> _EXERCISE PROMPT_: Count the lines in the entries below that include the word "over". Give nothing but the number.
--- DATASET EXCERPTS ---
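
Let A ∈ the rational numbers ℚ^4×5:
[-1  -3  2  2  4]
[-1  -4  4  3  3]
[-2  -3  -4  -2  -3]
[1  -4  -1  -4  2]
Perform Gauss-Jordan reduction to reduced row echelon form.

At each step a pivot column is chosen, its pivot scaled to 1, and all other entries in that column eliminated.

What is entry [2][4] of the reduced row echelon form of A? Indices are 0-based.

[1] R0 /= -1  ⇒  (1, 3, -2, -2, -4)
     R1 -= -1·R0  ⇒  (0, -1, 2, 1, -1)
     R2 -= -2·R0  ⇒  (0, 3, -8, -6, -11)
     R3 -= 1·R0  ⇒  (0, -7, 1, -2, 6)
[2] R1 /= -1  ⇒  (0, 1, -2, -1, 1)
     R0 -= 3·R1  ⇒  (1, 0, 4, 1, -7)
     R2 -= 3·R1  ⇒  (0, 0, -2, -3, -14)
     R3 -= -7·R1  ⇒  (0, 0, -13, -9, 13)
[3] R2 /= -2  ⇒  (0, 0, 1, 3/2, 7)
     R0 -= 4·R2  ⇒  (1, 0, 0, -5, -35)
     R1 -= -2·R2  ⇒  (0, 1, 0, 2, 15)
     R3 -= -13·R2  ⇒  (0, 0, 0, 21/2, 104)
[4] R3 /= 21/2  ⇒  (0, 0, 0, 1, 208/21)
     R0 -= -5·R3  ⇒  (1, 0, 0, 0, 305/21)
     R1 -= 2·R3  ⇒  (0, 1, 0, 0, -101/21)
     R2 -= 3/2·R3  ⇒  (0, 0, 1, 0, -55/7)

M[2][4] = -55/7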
---
--- DATASET EXCERPTS ---
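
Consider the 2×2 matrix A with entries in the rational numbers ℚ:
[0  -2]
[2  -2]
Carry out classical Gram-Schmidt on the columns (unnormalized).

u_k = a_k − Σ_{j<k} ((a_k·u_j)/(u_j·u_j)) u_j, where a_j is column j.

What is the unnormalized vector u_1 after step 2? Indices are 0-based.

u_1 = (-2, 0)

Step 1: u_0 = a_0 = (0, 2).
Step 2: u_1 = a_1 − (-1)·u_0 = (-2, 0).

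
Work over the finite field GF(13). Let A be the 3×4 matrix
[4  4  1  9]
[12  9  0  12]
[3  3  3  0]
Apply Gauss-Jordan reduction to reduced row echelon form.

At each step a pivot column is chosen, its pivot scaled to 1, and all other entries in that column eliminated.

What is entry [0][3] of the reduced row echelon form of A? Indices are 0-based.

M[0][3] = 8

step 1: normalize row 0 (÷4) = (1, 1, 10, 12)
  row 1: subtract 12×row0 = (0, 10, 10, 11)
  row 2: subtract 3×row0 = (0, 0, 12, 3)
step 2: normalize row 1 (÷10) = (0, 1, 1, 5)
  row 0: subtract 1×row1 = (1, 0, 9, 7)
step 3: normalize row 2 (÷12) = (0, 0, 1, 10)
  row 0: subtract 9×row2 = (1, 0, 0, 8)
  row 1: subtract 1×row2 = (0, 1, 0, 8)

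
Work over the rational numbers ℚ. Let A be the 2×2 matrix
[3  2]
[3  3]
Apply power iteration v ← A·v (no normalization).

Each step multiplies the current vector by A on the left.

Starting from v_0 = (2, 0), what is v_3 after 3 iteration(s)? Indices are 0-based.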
---
--- DATASET EXCERPTS ---
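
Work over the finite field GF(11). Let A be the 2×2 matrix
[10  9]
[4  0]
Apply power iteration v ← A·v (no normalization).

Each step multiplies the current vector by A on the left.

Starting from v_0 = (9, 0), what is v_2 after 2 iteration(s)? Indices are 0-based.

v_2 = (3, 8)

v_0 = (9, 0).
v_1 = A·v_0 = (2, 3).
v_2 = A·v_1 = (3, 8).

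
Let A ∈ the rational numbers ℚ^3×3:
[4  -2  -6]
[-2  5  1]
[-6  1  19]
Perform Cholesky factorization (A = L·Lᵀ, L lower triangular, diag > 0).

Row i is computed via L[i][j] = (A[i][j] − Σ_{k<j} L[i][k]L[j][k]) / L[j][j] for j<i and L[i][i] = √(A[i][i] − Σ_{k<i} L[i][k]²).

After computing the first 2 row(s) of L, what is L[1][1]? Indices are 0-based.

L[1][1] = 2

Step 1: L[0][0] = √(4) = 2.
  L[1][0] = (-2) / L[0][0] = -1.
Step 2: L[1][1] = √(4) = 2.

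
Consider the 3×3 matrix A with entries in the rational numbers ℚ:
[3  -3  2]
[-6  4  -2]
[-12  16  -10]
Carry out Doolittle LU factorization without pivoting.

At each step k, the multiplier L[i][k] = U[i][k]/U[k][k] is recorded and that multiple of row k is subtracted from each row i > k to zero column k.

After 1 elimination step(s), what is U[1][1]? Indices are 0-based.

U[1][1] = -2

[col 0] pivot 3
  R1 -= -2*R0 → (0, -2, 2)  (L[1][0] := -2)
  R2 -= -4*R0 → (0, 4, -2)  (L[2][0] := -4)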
---
> _ANSWER TO THE PROBLEM_: 3